╔══

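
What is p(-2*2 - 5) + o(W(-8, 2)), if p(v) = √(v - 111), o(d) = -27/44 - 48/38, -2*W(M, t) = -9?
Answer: -1569/836 + 2*I*√30 ≈ -1.8768 + 10.954*I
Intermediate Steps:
W(M, t) = 9/2 (W(M, t) = -½*(-9) = 9/2)
o(d) = -1569/836 (o(d) = -27*1/44 - 48*1/38 = -27/44 - 24/19 = -1569/836)
p(v) = √(-111 + v)
p(-2*2 - 5) + o(W(-8, 2)) = √(-111 + (-2*2 - 5)) - 1569/836 = √(-111 + (-4 - 5)) - 1569/836 = √(-111 - 9) - 1569/836 = √(-120) - 1569/836 = 2*I*√30 - 1569/836 = -1569/836 + 2*I*√30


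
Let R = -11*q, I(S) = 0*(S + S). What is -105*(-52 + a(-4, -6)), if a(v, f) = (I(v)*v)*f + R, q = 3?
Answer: 8925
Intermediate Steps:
I(S) = 0 (I(S) = 0*(2*S) = 0)
R = -33 (R = -11*3 = -33)
a(v, f) = -33 (a(v, f) = (0*v)*f - 33 = 0*f - 33 = 0 - 33 = -33)
-105*(-52 + a(-4, -6)) = -105*(-52 - 33) = -105*(-85) = 8925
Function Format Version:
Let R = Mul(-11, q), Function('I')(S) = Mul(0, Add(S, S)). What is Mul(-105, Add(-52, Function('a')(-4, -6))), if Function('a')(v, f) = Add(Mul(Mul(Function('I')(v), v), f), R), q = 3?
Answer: 8925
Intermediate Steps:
Function('I')(S) = 0 (Function('I')(S) = Mul(0, Mul(2, S)) = 0)
R = -33 (R = Mul(-11, 3) = -33)
Function('a')(v, f) = -33 (Function('a')(v, f) = Add(Mul(Mul(0, v), f), -33) = Add(Mul(0, f), -33) = Add(0, -33) = -33)
Mul(-105, Add(-52, Function('a')(-4, -6))) = Mul(-105, Add(-52, -33)) = Mul(-105, -85) = 8925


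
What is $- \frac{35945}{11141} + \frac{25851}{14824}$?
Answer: $- \frac{18834053}{12704168} \approx -1.4825$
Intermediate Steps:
$- \frac{35945}{11141} + \frac{25851}{14824} = \left(-35945\right) \frac{1}{11141} + 25851 \cdot \frac{1}{14824} = - \frac{2765}{857} + \frac{25851}{14824} = - \frac{18834053}{12704168}$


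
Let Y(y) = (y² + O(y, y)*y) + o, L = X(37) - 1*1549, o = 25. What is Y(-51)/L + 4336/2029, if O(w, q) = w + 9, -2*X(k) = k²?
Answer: 20368/9063543 ≈ 0.0022472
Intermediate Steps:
X(k) = -k²/2
O(w, q) = 9 + w
L = -4467/2 (L = -½*37² - 1*1549 = -½*1369 - 1549 = -1369/2 - 1549 = -4467/2 ≈ -2233.5)
Y(y) = 25 + y² + y*(9 + y) (Y(y) = (y² + (9 + y)*y) + 25 = (y² + y*(9 + y)) + 25 = 25 + y² + y*(9 + y))
Y(-51)/L + 4336/2029 = (25 + (-51)² - 51*(9 - 51))/(-4467/2) + 4336/2029 = (25 + 2601 - 51*(-42))*(-2/4467) + 4336*(1/2029) = (25 + 2601 + 2142)*(-2/4467) + 4336/2029 = 4768*(-2/4467) + 4336/2029 = -9536/4467 + 4336/2029 = 20368/9063543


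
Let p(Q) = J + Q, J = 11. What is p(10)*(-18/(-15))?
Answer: 126/5 ≈ 25.200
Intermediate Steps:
p(Q) = 11 + Q
p(10)*(-18/(-15)) = (11 + 10)*(-18/(-15)) = 21*(-18*(-1/15)) = 21*(6/5) = 126/5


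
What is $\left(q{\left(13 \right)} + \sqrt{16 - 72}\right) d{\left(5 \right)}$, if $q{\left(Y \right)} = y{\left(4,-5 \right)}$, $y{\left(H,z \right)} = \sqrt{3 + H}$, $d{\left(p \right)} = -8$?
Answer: $- 8 \sqrt{7} - 16 i \sqrt{14} \approx -21.166 - 59.867 i$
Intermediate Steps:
$q{\left(Y \right)} = \sqrt{7}$ ($q{\left(Y \right)} = \sqrt{3 + 4} = \sqrt{7}$)
$\left(q{\left(13 \right)} + \sqrt{16 - 72}\right) d{\left(5 \right)} = \left(\sqrt{7} + \sqrt{16 - 72}\right) \left(-8\right) = \left(\sqrt{7} + \sqrt{-56}\right) \left(-8\right) = \left(\sqrt{7} + 2 i \sqrt{14}\right) \left(-8\right) = - 8 \sqrt{7} - 16 i \sqrt{14}$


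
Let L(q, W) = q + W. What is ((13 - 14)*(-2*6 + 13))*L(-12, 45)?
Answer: -33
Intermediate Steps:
L(q, W) = W + q
((13 - 14)*(-2*6 + 13))*L(-12, 45) = ((13 - 14)*(-2*6 + 13))*(45 - 12) = -(-12 + 13)*33 = -1*1*33 = -1*33 = -33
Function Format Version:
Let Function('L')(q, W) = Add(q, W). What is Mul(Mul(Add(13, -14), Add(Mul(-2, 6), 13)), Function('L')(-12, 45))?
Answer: -33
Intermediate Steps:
Function('L')(q, W) = Add(W, q)
Mul(Mul(Add(13, -14), Add(Mul(-2, 6), 13)), Function('L')(-12, 45)) = Mul(Mul(Add(13, -14), Add(Mul(-2, 6), 13)), Add(45, -12)) = Mul(Mul(-1, Add(-12, 13)), 33) = Mul(Mul(-1, 1), 33) = Mul(-1, 33) = -33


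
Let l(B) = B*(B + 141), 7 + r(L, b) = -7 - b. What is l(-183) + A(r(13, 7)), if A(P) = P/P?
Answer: 7687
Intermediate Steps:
r(L, b) = -14 - b (r(L, b) = -7 + (-7 - b) = -14 - b)
A(P) = 1
l(B) = B*(141 + B)
l(-183) + A(r(13, 7)) = -183*(141 - 183) + 1 = -183*(-42) + 1 = 7686 + 1 = 7687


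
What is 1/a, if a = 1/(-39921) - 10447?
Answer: -39921/417054688 ≈ -9.5721e-5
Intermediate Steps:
a = -417054688/39921 (a = -1/39921 - 10447 = -417054688/39921 ≈ -10447.)
1/a = 1/(-417054688/39921) = -39921/417054688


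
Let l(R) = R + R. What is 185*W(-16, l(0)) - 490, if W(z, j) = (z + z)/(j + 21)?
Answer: -16210/21 ≈ -771.90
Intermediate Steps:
l(R) = 2*R
W(z, j) = 2*z/(21 + j) (W(z, j) = (2*z)/(21 + j) = 2*z/(21 + j))
185*W(-16, l(0)) - 490 = 185*(2*(-16)/(21 + 2*0)) - 490 = 185*(2*(-16)/(21 + 0)) - 490 = 185*(2*(-16)/21) - 490 = 185*(2*(-16)*(1/21)) - 490 = 185*(-32/21) - 490 = -5920/21 - 490 = -16210/21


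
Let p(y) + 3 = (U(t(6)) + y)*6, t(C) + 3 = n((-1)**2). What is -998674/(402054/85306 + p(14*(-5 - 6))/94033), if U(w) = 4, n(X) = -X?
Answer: -2002735621029013/9432328116 ≈ -2.1233e+5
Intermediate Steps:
t(C) = -4 (t(C) = -3 - 1*(-1)**2 = -3 - 1*1 = -3 - 1 = -4)
p(y) = 21 + 6*y (p(y) = -3 + (4 + y)*6 = -3 + (24 + 6*y) = 21 + 6*y)
-998674/(402054/85306 + p(14*(-5 - 6))/94033) = -998674/(402054/85306 + (21 + 6*(14*(-5 - 6)))/94033) = -998674/(402054*(1/85306) + (21 + 6*(14*(-11)))*(1/94033)) = -998674/(201027/42653 + (21 + 6*(-154))*(1/94033)) = -998674/(201027/42653 + (21 - 924)*(1/94033)) = -998674/(201027/42653 - 903*1/94033) = -998674/(201027/42653 - 903/94033) = -998674/18864656232/4010789549 = -998674*4010789549/18864656232 = -2002735621029013/9432328116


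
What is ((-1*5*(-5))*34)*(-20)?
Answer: -17000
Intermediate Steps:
((-1*5*(-5))*34)*(-20) = (-5*(-5)*34)*(-20) = (25*34)*(-20) = 850*(-20) = -17000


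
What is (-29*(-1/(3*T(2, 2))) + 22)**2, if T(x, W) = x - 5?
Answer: 28561/81 ≈ 352.60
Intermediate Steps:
T(x, W) = -5 + x
(-29*(-1/(3*T(2, 2))) + 22)**2 = (-29*(-1/(3*(-5 + 2))) + 22)**2 = (-29/((-3*(-3))) + 22)**2 = (-29/9 + 22)**2 = (169/9)**2 = 28561/81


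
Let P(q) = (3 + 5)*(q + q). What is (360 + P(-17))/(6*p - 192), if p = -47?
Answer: -44/237 ≈ -0.18565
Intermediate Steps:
P(q) = 16*q (P(q) = 8*(2*q) = 16*q)
(360 + P(-17))/(6*p - 192) = (360 + 16*(-17))/(6*(-47) - 192) = (360 - 272)/(-282 - 192) = 88/(-474) = 88*(-1/474) = -44/237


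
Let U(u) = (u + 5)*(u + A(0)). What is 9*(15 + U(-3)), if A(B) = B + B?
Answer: 81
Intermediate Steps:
A(B) = 2*B
U(u) = u*(5 + u) (U(u) = (u + 5)*(u + 2*0) = (5 + u)*(u + 0) = (5 + u)*u = u*(5 + u))
9*(15 + U(-3)) = 9*(15 - 3*(5 - 3)) = 9*(15 - 3*2) = 9*(15 - 6) = 9*9 = 81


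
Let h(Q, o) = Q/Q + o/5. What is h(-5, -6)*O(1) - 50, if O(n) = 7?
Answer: -257/5 ≈ -51.400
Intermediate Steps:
h(Q, o) = 1 + o/5 (h(Q, o) = 1 + o*(⅕) = 1 + o/5)
h(-5, -6)*O(1) - 50 = (1 + (⅕)*(-6))*7 - 50 = (1 - 6/5)*7 - 50 = -⅕*7 - 50 = -7/5 - 50 = -257/5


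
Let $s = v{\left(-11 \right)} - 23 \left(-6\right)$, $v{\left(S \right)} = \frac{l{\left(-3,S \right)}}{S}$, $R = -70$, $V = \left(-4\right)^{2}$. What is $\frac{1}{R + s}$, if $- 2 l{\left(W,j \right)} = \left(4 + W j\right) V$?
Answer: $\frac{11}{1044} \approx 0.010536$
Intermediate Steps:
$V = 16$
$l{\left(W,j \right)} = -32 - 8 W j$ ($l{\left(W,j \right)} = - \frac{\left(4 + W j\right) 16}{2} = - \frac{64 + 16 W j}{2} = -32 - 8 W j$)
$v{\left(S \right)} = \frac{-32 + 24 S}{S}$ ($v{\left(S \right)} = \frac{-32 - - 24 S}{S} = \frac{-32 + 24 S}{S}$)
$s = \frac{1814}{11}$ ($s = \left(24 - \frac{32}{-11}\right) - 23 \left(-6\right) = \left(24 - - \frac{32}{11}\right) - -138 = \left(24 + \frac{32}{11}\right) + 138 = \frac{296}{11} + 138 = \frac{1814}{11} \approx 164.91$)
$\frac{1}{R + s} = \frac{1}{-70 + \frac{1814}{11}} = \frac{1}{\frac{1044}{11}} = \frac{11}{1044}$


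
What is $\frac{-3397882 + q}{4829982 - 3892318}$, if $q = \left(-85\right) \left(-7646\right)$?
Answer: $- \frac{686993}{234416} \approx -2.9307$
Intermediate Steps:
$q = 649910$
$\frac{-3397882 + q}{4829982 - 3892318} = \frac{-3397882 + 649910}{4829982 - 3892318} = - \frac{2747972}{937664} = \left(-2747972\right) \frac{1}{937664} = - \frac{686993}{234416}$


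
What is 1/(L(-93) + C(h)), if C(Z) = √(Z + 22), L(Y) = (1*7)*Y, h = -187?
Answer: -217/141322 - I*√165/423966 ≈ -0.0015355 - 3.0298e-5*I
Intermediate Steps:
L(Y) = 7*Y
C(Z) = √(22 + Z)
1/(L(-93) + C(h)) = 1/(7*(-93) + √(22 - 187)) = 1/(-651 + √(-165)) = 1/(-651 + I*√165)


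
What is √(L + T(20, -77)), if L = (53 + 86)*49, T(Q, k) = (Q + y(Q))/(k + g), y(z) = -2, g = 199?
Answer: 2*√6336070/61 ≈ 82.530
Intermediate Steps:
T(Q, k) = (-2 + Q)/(199 + k) (T(Q, k) = (Q - 2)/(k + 199) = (-2 + Q)/(199 + k))
L = 6811 (L = 139*49 = 6811)
√(L + T(20, -77)) = √(6811 + (-2 + 20)/(199 - 77)) = √(6811 + 18/122) = √(6811 + (1/122)*18) = √(6811 + 9/61) = √(415480/61) = 2*√6336070/61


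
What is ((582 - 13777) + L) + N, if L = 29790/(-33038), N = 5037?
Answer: -134776897/16519 ≈ -8158.9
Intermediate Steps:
L = -14895/16519 (L = 29790*(-1/33038) = -14895/16519 ≈ -0.90169)
((582 - 13777) + L) + N = ((582 - 13777) - 14895/16519) + 5037 = (-13195 - 14895/16519) + 5037 = -217983100/16519 + 5037 = -134776897/16519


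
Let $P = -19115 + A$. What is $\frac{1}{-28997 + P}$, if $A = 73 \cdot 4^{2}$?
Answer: $- \frac{1}{46944} \approx -2.1302 \cdot 10^{-5}$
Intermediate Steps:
$A = 1168$ ($A = 73 \cdot 16 = 1168$)
$P = -17947$ ($P = -19115 + 1168 = -17947$)
$\frac{1}{-28997 + P} = \frac{1}{-28997 - 17947} = \frac{1}{-46944} = - \frac{1}{46944}$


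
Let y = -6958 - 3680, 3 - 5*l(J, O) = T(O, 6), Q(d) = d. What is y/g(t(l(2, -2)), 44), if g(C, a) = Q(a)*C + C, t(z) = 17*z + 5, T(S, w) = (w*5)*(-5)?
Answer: -591/1313 ≈ -0.45011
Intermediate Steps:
T(S, w) = -25*w (T(S, w) = (5*w)*(-5) = -25*w)
l(J, O) = 153/5 (l(J, O) = 3/5 - (-5)*6 = 3/5 - 1/5*(-150) = 3/5 + 30 = 153/5)
t(z) = 5 + 17*z
g(C, a) = C + C*a (g(C, a) = a*C + C = C*a + C = C + C*a)
y = -10638
y/g(t(l(2, -2)), 44) = -10638*1/((1 + 44)*(5 + 17*(153/5))) = -10638*1/(45*(5 + 2601/5)) = -10638/((2626/5)*45) = -10638/23634 = -10638*1/23634 = -591/1313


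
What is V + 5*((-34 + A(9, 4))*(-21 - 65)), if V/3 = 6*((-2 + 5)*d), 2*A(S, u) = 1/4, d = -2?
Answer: 57833/4 ≈ 14458.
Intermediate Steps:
A(S, u) = 1/8 (A(S, u) = (1/2)/4 = (1/2)*(1/4) = 1/8)
V = -108 (V = 3*(6*((-2 + 5)*(-2))) = 3*(6*(3*(-2))) = 3*(6*(-6)) = 3*(-36) = -108)
V + 5*((-34 + A(9, 4))*(-21 - 65)) = -108 + 5*((-34 + 1/8)*(-21 - 65)) = -108 + 5*(-271/8*(-86)) = -108 + 5*(11653/4) = -108 + 58265/4 = 57833/4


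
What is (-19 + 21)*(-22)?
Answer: -44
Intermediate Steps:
(-19 + 21)*(-22) = 2*(-22) = -44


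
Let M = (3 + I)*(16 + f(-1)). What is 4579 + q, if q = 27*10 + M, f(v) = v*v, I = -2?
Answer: 4866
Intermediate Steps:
f(v) = v²
M = 17 (M = (3 - 2)*(16 + (-1)²) = 1*(16 + 1) = 1*17 = 17)
q = 287 (q = 27*10 + 17 = 270 + 17 = 287)
4579 + q = 4579 + 287 = 4866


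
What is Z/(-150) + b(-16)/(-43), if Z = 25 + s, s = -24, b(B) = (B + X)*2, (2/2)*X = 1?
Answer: 4457/6450 ≈ 0.69101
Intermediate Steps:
X = 1
b(B) = 2 + 2*B (b(B) = (B + 1)*2 = (1 + B)*2 = 2 + 2*B)
Z = 1 (Z = 25 - 24 = 1)
Z/(-150) + b(-16)/(-43) = 1/(-150) + (2 + 2*(-16))/(-43) = 1*(-1/150) + (2 - 32)*(-1/43) = -1/150 - 30*(-1/43) = -1/150 + 30/43 = 4457/6450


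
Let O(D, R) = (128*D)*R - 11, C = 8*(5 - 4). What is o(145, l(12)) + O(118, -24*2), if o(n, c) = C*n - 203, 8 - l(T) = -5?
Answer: -724046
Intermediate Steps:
l(T) = 13 (l(T) = 8 - 1*(-5) = 8 + 5 = 13)
C = 8 (C = 8*1 = 8)
O(D, R) = -11 + 128*D*R (O(D, R) = 128*D*R - 11 = -11 + 128*D*R)
o(n, c) = -203 + 8*n (o(n, c) = 8*n - 203 = -203 + 8*n)
o(145, l(12)) + O(118, -24*2) = (-203 + 8*145) + (-11 + 128*118*(-24*2)) = (-203 + 1160) + (-11 + 128*118*(-48)) = 957 + (-11 - 724992) = 957 - 725003 = -724046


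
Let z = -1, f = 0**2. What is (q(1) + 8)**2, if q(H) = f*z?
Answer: 64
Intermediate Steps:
f = 0
q(H) = 0 (q(H) = 0*(-1) = 0)
(q(1) + 8)**2 = (0 + 8)**2 = 8**2 = 64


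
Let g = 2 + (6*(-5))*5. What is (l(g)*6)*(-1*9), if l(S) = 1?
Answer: -54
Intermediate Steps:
g = -148 (g = 2 - 30*5 = 2 - 150 = -148)
(l(g)*6)*(-1*9) = (1*6)*(-1*9) = 6*(-9) = -54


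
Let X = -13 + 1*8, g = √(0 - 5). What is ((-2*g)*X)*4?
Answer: 40*I*√5 ≈ 89.443*I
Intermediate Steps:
g = I*√5 (g = √(-5) = I*√5 ≈ 2.2361*I)
X = -5 (X = -13 + 8 = -5)
((-2*g)*X)*4 = (-2*I*√5*(-5))*4 = (10*I*√5)*4 = 40*I*√5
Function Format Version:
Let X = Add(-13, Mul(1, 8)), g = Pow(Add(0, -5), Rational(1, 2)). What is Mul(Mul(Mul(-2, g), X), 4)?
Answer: Mul(40, I, Pow(5, Rational(1, 2))) ≈ Mul(89.443, I)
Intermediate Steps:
g = Mul(I, Pow(5, Rational(1, 2))) (g = Pow(-5, Rational(1, 2)) = Mul(I, Pow(5, Rational(1, 2))) ≈ Mul(2.2361, I))
X = -5 (X = Add(-13, 8) = -5)
Mul(Mul(Mul(-2, g), X), 4) = Mul(Mul(Mul(-2, Mul(I, Pow(5, Rational(1, 2)))), -5), 4) = Mul(Mul(Mul(-2, I, Pow(5, Rational(1, 2))), -5), 4) = Mul(Mul(10, I, Pow(5, Rational(1, 2))), 4) = Mul(40, I, Pow(5, Rational(1, 2)))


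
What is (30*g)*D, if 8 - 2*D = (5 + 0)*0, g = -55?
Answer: -6600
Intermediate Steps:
D = 4 (D = 4 - (5 + 0)*0/2 = 4 - 5*0/2 = 4 - ½*0 = 4 + 0 = 4)
(30*g)*D = (30*(-55))*4 = -1650*4 = -6600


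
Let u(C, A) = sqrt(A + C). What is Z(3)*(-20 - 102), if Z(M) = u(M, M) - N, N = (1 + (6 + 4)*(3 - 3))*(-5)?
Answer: -610 - 122*sqrt(6) ≈ -908.84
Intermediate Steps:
N = -5 (N = (1 + 10*0)*(-5) = (1 + 0)*(-5) = 1*(-5) = -5)
Z(M) = 5 + sqrt(2)*sqrt(M) (Z(M) = sqrt(M + M) - 1*(-5) = sqrt(2*M) + 5 = sqrt(2)*sqrt(M) + 5 = 5 + sqrt(2)*sqrt(M))
Z(3)*(-20 - 102) = (5 + sqrt(2)*sqrt(3))*(-20 - 102) = (5 + sqrt(6))*(-122) = -610 - 122*sqrt(6)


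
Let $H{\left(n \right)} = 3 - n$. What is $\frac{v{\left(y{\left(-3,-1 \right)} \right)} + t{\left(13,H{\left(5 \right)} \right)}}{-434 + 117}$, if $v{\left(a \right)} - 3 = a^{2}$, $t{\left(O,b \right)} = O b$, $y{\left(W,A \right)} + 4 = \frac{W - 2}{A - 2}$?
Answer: $\frac{158}{2853} \approx 0.05538$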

╚══

→ Directions:
From the data above, reproduce word for word the lines running from the line with "Let X = Add(-13, Mul(1, 8)), g" to the line with "Answer: Mul(40, I, Pow(5, Rational(1, 2)))", ends included.

→ Finished task:
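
Let X = Add(-13, Mul(1, 8)), g = Pow(Add(0, -5), Rational(1, 2)). What is Mul(Mul(Mul(-2, g), X), 4)?
Answer: Mul(40, I, Pow(5, Rational(1, 2))) ≈ Mul(89.443, I)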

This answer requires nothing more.